> _WHAT YOU WILL DO_:
Output each record exactly, with nothing omitted.

[Saved data entries]
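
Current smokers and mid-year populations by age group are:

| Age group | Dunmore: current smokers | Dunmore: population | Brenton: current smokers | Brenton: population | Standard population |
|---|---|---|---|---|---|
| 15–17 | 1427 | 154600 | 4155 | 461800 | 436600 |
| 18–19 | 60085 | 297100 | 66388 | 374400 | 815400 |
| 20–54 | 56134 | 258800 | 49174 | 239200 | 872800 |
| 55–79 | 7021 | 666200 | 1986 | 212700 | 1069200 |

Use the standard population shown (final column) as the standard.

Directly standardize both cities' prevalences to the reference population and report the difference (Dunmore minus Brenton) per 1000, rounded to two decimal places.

9.89

Age-specific rates per 1000 for Dunmore: 9.230, 202.238, 216.901, 10.539.
For Brenton: 8.997, 177.318, 205.577, 9.337.
Standard total = 3194000; weights = 0.1367, 0.2553, 0.2733, 0.3348.
Dunmore: 0.1367×9.230 + 0.2553×202.238 + 0.2733×216.901 + 0.3348×10.539 = 115.6902 per 1000.
Brenton: 0.1367×8.997 + 0.2553×177.318 + 0.2733×205.577 + 0.3348×9.337 = 105.7998 per 1000.
Difference = 115.6902 − 105.7998 = 9.8904.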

> _THE COMPLETED TASK_:
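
Current smokers and mid-year populations by age group are:

| Age group | Dunmore: current smokers | Dunmore: population | Brenton: current smokers | Brenton: population | Standard population |
|---|---|---|---|---|---|
| 15–17 | 1427 | 154600 | 4155 | 461800 | 436600 |
| 18–19 | 60085 | 297100 | 66388 | 374400 | 815400 |
| 20–54 | 56134 | 258800 | 49174 | 239200 | 872800 |
| 55–79 | 7021 | 666200 | 1986 | 212700 | 1069200 |

Use the standard population shown (final column) as the standard.

Directly standardize both cities' prevalences to the reference population and report the difference (Dunmore minus Brenton) per 1000, rounded to two decimal places.

9.89

Age-specific rates per 1000 for Dunmore: 9.230, 202.238, 216.901, 10.539.
For Brenton: 8.997, 177.318, 205.577, 9.337.
Standard total = 3194000; weights = 0.1367, 0.2553, 0.2733, 0.3348.
Dunmore: 0.1367×9.230 + 0.2553×202.238 + 0.2733×216.901 + 0.3348×10.539 = 115.6902 per 1000.
Brenton: 0.1367×8.997 + 0.2553×177.318 + 0.2733×205.577 + 0.3348×9.337 = 105.7998 per 1000.
Difference = 115.6902 − 105.7998 = 9.8904.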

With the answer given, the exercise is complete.